Stored data entries »
....

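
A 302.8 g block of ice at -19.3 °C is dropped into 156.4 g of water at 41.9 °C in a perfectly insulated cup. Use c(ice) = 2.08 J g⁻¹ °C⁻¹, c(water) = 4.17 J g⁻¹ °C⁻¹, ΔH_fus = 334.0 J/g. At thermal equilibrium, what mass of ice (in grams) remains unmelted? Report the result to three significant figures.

Heat to warm all ice to 0 °C: 302.8×2.08×19.3 = 12156 J
Heat released by water cooling to 0 °C: 156.4×4.17×41.9 = 27327 J
27327 J < 12156 + 302.8×334.0 = 113291.2 J, so not all ice melts; final T = 0 °C.
Heat left for melting: 27327 − 12156 = 15171 J
Mass melted = 15171 / 334.0 = 45.42 g
Ice remaining = 302.8 − 45.42 = 257.38 g

m_ice remaining = 257 g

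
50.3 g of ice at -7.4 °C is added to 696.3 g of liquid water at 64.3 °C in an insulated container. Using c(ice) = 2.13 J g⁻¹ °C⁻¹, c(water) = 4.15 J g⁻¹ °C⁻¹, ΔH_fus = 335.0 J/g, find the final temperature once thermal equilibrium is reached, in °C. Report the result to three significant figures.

Heat to bring ice to 0 °C and melt it: q₁ = 50.3×2.13×7.4 + 50.3×335.0 = 17643 J
Heat the water can supply cooling to 0 °C: 696.3×4.15×64.3 = 185804 J > q₁, so all ice melts.
Energy balance: 696.3×4.15×(64.3 − T) = 17643 + 50.3×4.15×(T − 0)
2889.645(64.3 − T) = 17643 + 208.745 T
185804 − 17643 = 3098.390 T
T = 168161 / 3098.390 = 54.27 °C

T_f = 54.3 °C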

....

TASK TO CARRY OUT » Without leaving anything out, output all of the data above exactly.

EXPECTED ANSWER »
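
A 302.8 g block of ice at -19.3 °C is dropped into 156.4 g of water at 41.9 °C in a perfectly insulated cup. Use c(ice) = 2.08 J g⁻¹ °C⁻¹, c(water) = 4.17 J g⁻¹ °C⁻¹, ΔH_fus = 334.0 J/g. At thermal equilibrium, what mass of ice (in grams) remains unmelted? Report the result to three significant figures.

Heat to warm all ice to 0 °C: 302.8×2.08×19.3 = 12156 J
Heat released by water cooling to 0 °C: 156.4×4.17×41.9 = 27327 J
27327 J < 12156 + 302.8×334.0 = 113291.2 J, so not all ice melts; final T = 0 °C.
Heat left for melting: 27327 − 12156 = 15171 J
Mass melted = 15171 / 334.0 = 45.42 g
Ice remaining = 302.8 − 45.42 = 257.38 g

m_ice remaining = 257 g

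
50.3 g of ice at -7.4 °C is added to 696.3 g of liquid water at 64.3 °C in an insulated container. Using c(ice) = 2.13 J g⁻¹ °C⁻¹, c(water) = 4.15 J g⁻¹ °C⁻¹, ΔH_fus = 335.0 J/g, find the final temperature once thermal equilibrium is reached, in °C. Report the result to three significant figures.

Heat to bring ice to 0 °C and melt it: q₁ = 50.3×2.13×7.4 + 50.3×335.0 = 17643 J
Heat the water can supply cooling to 0 °C: 696.3×4.15×64.3 = 185804 J > q₁, so all ice melts.
Energy balance: 696.3×4.15×(64.3 − T) = 17643 + 50.3×4.15×(T − 0)
2889.645(64.3 − T) = 17643 + 208.745 T
185804 − 17643 = 3098.390 T
T = 168161 / 3098.390 = 54.27 °C

T_f = 54.3 °C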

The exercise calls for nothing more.